» **REQUIRED ACTION**
Return exactly these lines and no others: the one containing "From the start" and all that follow it to the end of the listing below.

#### SUPPLIED INFORMATION

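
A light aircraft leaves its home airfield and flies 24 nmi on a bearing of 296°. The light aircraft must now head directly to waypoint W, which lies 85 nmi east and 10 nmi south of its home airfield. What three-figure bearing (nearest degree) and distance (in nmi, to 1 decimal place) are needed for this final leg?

101°, 108.5 nmi

Leg 1 (296°, 24 nmi): east 24 sin 296° = -21.57, north 24 cos 296° = 10.52
Current position: (-21.57, 10.52). Target: (85, -10). Remaining: Δeast = 106.57, Δnorth = -20.52.
Bearing = atan2(106.57, -20.52) mod 360° = 100.90°; distance = √((106.57)² + (-20.52)²) = 108.529 nmi.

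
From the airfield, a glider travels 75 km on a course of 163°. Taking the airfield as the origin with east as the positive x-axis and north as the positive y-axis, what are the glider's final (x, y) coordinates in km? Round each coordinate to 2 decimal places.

Leg 1 (163°, 75 km): east 75 sin 163° = 21.93, north 75 cos 163° = -71.72
Summing: 21.93 km east, -71.72 km north → (21.93, -71.72).

(21.93, -71.72)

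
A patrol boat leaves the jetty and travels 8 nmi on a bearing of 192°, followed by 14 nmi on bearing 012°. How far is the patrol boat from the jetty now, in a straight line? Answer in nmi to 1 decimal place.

Leg 1 (192°, 8 nmi): east 8 sin 192° = -1.66, north 8 cos 192° = -7.83
Leg 2 (012°, 14 nmi): east 14 sin 12° = 2.91, north 14 cos 12° = 13.69
Net: 1.25 east, 5.87 north. Distance = √((1.25)² + (5.87)²) = 6.000 nmi.

6.0 nmi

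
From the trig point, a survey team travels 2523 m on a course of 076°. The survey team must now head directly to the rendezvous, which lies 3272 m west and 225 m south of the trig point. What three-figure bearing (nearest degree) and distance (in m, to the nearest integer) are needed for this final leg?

Leg 1 (076°, 2523 m): east 2523 sin 76° = 2448.06, north 2523 cos 76° = 610.37
Current position: (2448.06, 610.37). Target: (-3272, -225). Remaining: Δeast = -5720.06, Δnorth = -835.37.
Bearing = atan2(-5720.06, -835.37) mod 360° = 261.69°; distance = √((-5720.06)² + (-835.37)²) = 5780.734 m.

262°, 5781 m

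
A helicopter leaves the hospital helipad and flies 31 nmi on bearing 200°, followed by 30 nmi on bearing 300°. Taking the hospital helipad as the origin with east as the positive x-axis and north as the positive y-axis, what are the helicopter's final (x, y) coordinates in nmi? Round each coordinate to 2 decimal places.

(-36.58, -14.13)

Leg 1 (200°, 31 nmi): east 31 sin 200° = -10.60, north 31 cos 200° = -29.13
Leg 2 (300°, 30 nmi): east 30 sin 300° = -25.98, north 30 cos 300° = 15.00
Summing: -36.58 nmi east, -14.13 nmi north → (-36.58, -14.13).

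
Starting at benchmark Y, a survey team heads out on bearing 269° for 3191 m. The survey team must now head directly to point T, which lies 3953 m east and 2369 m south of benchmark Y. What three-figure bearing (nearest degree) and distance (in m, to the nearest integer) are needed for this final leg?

108°, 7509 m

Leg 1 (269°, 3191 m): east 3191 sin 269° = -3190.51, north 3191 cos 269° = -55.69
Current position: (-3190.51, -55.69). Target: (3953, -2369). Remaining: Δeast = 7143.51, Δnorth = -2313.31.
Bearing = atan2(7143.51, -2313.31) mod 360° = 107.94°; distance = √((7143.51)² + (-2313.31)²) = 7508.741 m.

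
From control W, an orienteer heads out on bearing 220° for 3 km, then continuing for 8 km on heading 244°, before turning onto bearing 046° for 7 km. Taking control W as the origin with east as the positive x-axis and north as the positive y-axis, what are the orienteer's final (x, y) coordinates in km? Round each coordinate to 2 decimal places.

Leg 1 (220°, 3 km): east 3 sin 220° = -1.93, north 3 cos 220° = -2.30
Leg 2 (244°, 8 km): east 8 sin 244° = -7.19, north 8 cos 244° = -3.51
Leg 3 (046°, 7 km): east 7 sin 46° = 5.04, north 7 cos 46° = 4.86
Summing: -4.08 km east, -0.94 km north → (-4.08, -0.94).

(-4.08, -0.94)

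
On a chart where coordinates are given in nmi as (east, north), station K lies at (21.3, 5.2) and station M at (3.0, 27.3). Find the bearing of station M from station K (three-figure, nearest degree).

Δeast = 3.0 − 21.3 = -18.30; Δnorth = 27.3 − 5.2 = 22.10.
Bearing = atan2(Δeast, Δnorth) mod 360° = 320.37° ≈ 320°.

320°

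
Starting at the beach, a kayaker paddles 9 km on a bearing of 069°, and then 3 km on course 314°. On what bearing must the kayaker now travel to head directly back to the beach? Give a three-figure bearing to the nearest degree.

Leg 1 (069°, 9 km): east 9 sin 69° = 8.40, north 9 cos 69° = 3.23
Leg 2 (314°, 3 km): east 3 sin 314° = -2.16, north 3 cos 314° = 2.08
Net displacement: 6.24 east, 5.31 north. Direction back to start is (-6.24, -5.31): bearing = atan2(-6.24, -5.31) mod 360° = 229.63° ≈ 230°.

230°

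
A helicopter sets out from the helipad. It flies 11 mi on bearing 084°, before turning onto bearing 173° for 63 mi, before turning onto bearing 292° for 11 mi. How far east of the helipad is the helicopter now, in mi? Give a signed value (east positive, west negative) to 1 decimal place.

8.4 mi

Leg 1 (084°, 11 mi): east 11 sin 84° = 10.94, north 11 cos 84° = 1.15
Leg 2 (173°, 63 mi): east 63 sin 173° = 7.68, north 63 cos 173° = -62.53
Leg 3 (292°, 11 mi): east 11 sin 292° = -10.20, north 11 cos 292° = 4.12
Net east component: 8.42 mi.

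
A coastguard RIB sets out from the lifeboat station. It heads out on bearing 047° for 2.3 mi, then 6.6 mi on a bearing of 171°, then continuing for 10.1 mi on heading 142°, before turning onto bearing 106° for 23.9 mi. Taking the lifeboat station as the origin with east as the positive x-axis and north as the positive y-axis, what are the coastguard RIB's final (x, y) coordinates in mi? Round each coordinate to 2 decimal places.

Leg 1 (047°, 2.3 mi): east 2.3 sin 47° = 1.68, north 2.3 cos 47° = 1.57
Leg 2 (171°, 6.6 mi): east 6.6 sin 171° = 1.03, north 6.6 cos 171° = -6.52
Leg 3 (142°, 10.1 mi): east 10.1 sin 142° = 6.22, north 10.1 cos 142° = -7.96
Leg 4 (106°, 23.9 mi): east 23.9 sin 106° = 22.97, north 23.9 cos 106° = -6.59
Summing: 31.91 mi east, -19.50 mi north → (31.91, -19.50).

(31.91, -19.50)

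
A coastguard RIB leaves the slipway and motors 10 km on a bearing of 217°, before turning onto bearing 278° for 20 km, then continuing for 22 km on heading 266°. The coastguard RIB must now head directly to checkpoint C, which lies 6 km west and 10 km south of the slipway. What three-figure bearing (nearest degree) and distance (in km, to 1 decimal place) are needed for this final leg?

Leg 1 (217°, 10 km): east 10 sin 217° = -6.02, north 10 cos 217° = -7.99
Leg 2 (278°, 20 km): east 20 sin 278° = -19.81, north 20 cos 278° = 2.78
Leg 3 (266°, 22 km): east 22 sin 266° = -21.95, north 22 cos 266° = -1.53
Current position: (-47.77, -6.74). Target: (-6, -10). Remaining: Δeast = 41.77, Δnorth = -3.26.
Bearing = atan2(41.77, -3.26) mod 360° = 94.47°; distance = √((41.77)² + (-3.26)²) = 41.897 km.

094°, 41.9 km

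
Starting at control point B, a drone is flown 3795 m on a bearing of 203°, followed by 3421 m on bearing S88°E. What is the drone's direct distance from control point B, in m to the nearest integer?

4099 m

Leg 1 (203°, 3795 m): east 3795 sin 203° = -1482.82, north 3795 cos 203° = -3493.32
Leg 2 (S88°E, 3421 m): east 3421 sin 92° = 3418.92, north 3421 cos 92° = -119.39
Net: 1936.09 east, -3612.71 north. Distance = √((1936.09)² + (-3612.71)²) = 4098.793 m.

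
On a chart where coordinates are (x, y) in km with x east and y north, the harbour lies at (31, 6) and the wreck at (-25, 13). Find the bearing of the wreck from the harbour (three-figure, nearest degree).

277°

Δeast = -25 − 31 = -56.00; Δnorth = 13 − 6 = 7.00.
Bearing = atan2(Δeast, Δnorth) mod 360° = 277.13° ≈ 277°.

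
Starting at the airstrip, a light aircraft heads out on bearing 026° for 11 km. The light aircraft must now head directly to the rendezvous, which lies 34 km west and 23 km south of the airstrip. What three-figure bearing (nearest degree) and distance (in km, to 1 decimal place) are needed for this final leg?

Leg 1 (026°, 11 km): east 11 sin 26° = 4.82, north 11 cos 26° = 9.89
Current position: (4.82, 9.89). Target: (-34, -23). Remaining: Δeast = -38.82, Δnorth = -32.89.
Bearing = atan2(-38.82, -32.89) mod 360° = 229.73°; distance = √((-38.82)² + (-32.89)²) = 50.879 km.

230°, 50.9 km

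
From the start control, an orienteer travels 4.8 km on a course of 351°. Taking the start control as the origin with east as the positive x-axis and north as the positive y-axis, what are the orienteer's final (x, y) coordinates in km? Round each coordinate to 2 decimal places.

(-0.75, 4.74)

Leg 1 (351°, 4.8 km): east 4.8 sin 351° = -0.75, north 4.8 cos 351° = 4.74
Summing: -0.75 km east, 4.74 km north → (-0.75, 4.74).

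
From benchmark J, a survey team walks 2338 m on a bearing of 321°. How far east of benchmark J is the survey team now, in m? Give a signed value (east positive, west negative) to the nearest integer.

-1471 m

Leg 1 (321°, 2338 m): east 2338 sin 321° = -1471.35, north 2338 cos 321° = 1816.97
Net east component: -1471.35 m.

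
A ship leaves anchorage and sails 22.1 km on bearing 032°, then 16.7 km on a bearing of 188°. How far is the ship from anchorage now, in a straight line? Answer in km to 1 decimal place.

Leg 1 (032°, 22.1 km): east 22.1 sin 32° = 11.71, north 22.1 cos 32° = 18.74
Leg 2 (188°, 16.7 km): east 16.7 sin 188° = -2.32, north 16.7 cos 188° = -16.54
Net: 9.39 east, 2.20 north. Distance = √((9.39)² + (2.20)²) = 9.642 km.

9.6 km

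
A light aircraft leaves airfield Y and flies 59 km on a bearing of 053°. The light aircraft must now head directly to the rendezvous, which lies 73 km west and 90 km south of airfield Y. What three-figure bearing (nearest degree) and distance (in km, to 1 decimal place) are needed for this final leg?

224°, 173.7 km

Leg 1 (053°, 59 km): east 59 sin 53° = 47.12, north 59 cos 53° = 35.51
Current position: (47.12, 35.51). Target: (-73, -90). Remaining: Δeast = -120.12, Δnorth = -125.51.
Bearing = atan2(-120.12, -125.51) mod 360° = 223.74°; distance = √((-120.12)² + (-125.51)²) = 173.726 km.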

########

» **YOUR SOLUTION**
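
From the start control, an orienteer travels 4.8 km on a course of 351°. Taking the start control as the origin with east as the positive x-axis and north as the positive y-axis, what are the orienteer's final (x, y) coordinates in km? Round each coordinate to 2 decimal places.

(-0.75, 4.74)

Leg 1 (351°, 4.8 km): east 4.8 sin 351° = -0.75, north 4.8 cos 351° = 4.74
Summing: -0.75 km east, 4.74 km north → (-0.75, 4.74).

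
From benchmark J, a survey team walks 2338 m on a bearing of 321°. How far east of benchmark J is the survey team now, in m? Give a signed value (east positive, west negative) to the nearest integer.

-1471 m

Leg 1 (321°, 2338 m): east 2338 sin 321° = -1471.35, north 2338 cos 321° = 1816.97
Net east component: -1471.35 m.

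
A ship leaves anchorage and sails 22.1 km on bearing 032°, then 16.7 km on a bearing of 188°. How far is the ship from anchorage now, in a straight line? Answer in km to 1 decimal place.

Leg 1 (032°, 22.1 km): east 22.1 sin 32° = 11.71, north 22.1 cos 32° = 18.74
Leg 2 (188°, 16.7 km): east 16.7 sin 188° = -2.32, north 16.7 cos 188° = -16.54
Net: 9.39 east, 2.20 north. Distance = √((9.39)² + (2.20)²) = 9.642 km.

9.6 km

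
A light aircraft leaves airfield Y and flies 59 km on a bearing of 053°. The light aircraft must now head directly to the rendezvous, which lies 73 km west and 90 km south of airfield Y. What three-figure bearing (nearest degree) and distance (in km, to 1 decimal place) are needed for this final leg?

224°, 173.7 km

Leg 1 (053°, 59 km): east 59 sin 53° = 47.12, north 59 cos 53° = 35.51
Current position: (47.12, 35.51). Target: (-73, -90). Remaining: Δeast = -120.12, Δnorth = -125.51.
Bearing = atan2(-120.12, -125.51) mod 360° = 223.74°; distance = √((-120.12)² + (-125.51)²) = 173.726 km.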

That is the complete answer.